◆ **EXERCISE GOAL**: When you reach the line containing "- Beatriz is" in the entries below, start writing out each line exactly, and stop after the line containing "- Grace can".

BEGIN AVAILABLE DATA

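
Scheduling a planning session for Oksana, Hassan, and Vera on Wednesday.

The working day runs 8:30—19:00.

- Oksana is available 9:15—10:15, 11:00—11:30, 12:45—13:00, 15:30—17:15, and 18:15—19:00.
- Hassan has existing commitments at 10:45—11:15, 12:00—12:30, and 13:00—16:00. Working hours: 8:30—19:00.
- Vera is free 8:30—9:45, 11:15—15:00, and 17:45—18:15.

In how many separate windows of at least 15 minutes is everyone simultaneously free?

Hassan free within 08:30–19:00: 08:30–10:45, 11:15–12:00, 12:30–13:00, 16:00–19:00.
Oksana ∩ Hassan: 09:15–10:15, 11:15–11:30, 12:45–13:00, 16:00–17:15, 18:15–19:00.
Oksana ∩ Hassan ∩ Vera: 09:15–09:45, 11:15–11:30, 12:45–13:00.
Windows ≥ 15 min: 09:15–09:45, 11:15–11:30, 12:45–13:00.
That's 3 windows.

3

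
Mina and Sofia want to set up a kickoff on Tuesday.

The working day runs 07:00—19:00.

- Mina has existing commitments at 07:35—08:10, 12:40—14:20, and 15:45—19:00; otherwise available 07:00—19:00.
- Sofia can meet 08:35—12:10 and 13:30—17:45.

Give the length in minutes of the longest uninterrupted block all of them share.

Mina free within 07:00–19:00: 07:00–07:35, 08:10–12:40, 14:20–15:45.
Mina ∩ Sofia: 08:35–12:10, 14:20–15:45.
Common window lengths: 215, 85 min; longest is 215.

215 minutes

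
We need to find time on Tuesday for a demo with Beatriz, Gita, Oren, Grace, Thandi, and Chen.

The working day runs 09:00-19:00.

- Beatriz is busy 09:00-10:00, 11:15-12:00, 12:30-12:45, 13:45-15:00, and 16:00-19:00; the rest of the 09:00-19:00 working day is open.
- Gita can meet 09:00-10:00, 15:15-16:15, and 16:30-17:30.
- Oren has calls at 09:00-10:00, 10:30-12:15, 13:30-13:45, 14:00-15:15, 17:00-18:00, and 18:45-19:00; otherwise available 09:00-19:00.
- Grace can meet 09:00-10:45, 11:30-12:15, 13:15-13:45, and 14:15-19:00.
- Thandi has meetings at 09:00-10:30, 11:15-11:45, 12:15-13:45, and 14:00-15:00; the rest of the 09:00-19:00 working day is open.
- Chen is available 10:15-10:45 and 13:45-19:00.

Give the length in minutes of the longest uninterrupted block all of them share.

45 minutes

Beatriz free within 09:00–19:00: 10:00–11:15, 12:00–12:30, 12:45–13:45, 15:00–16:00.
Oren free within 09:00–19:00: 10:00–10:30, 12:15–13:30, 13:45–14:00, 15:15–17:00, 18:00–18:45.
Thandi free within 09:00–19:00: 10:30–11:15, 11:45–12:15, 13:45–14:00, 15:00–19:00.
Beatriz ∩ Gita: 15:15–16:00.
Beatriz ∩ Gita ∩ Oren: 15:15–16:00.
Beatriz ∩ Gita ∩ Oren ∩ Grace: 15:15–16:00.
Beatriz ∩ Gita ∩ Oren ∩ Grace ∩ Thandi: 15:15–16:00.
Beatriz ∩ Gita ∩ Oren ∩ Grace ∩ Thandi ∩ Chen: 15:15–16:00.
Single common window of 45 minutes.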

END AVAILABLE DATA

◆ **ANSWER FOR THIS EXERCISE**:
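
- Beatriz is busy 09:00-10:00, 11:15-12:00, 12:30-12:45, 13:45-15:00, and 16:00-19:00; the rest of the 09:00-19:00 working day is open.
- Gita can meet 09:00-10:00, 15:15-16:15, and 16:30-17:30.
- Oren has calls at 09:00-10:00, 10:30-12:15, 13:30-13:45, 14:00-15:15, 17:00-18:00, and 18:45-19:00; otherwise available 09:00-19:00.
- Grace can meet 09:00-10:45, 11:30-12:15, 13:15-13:45, and 14:15-19:00.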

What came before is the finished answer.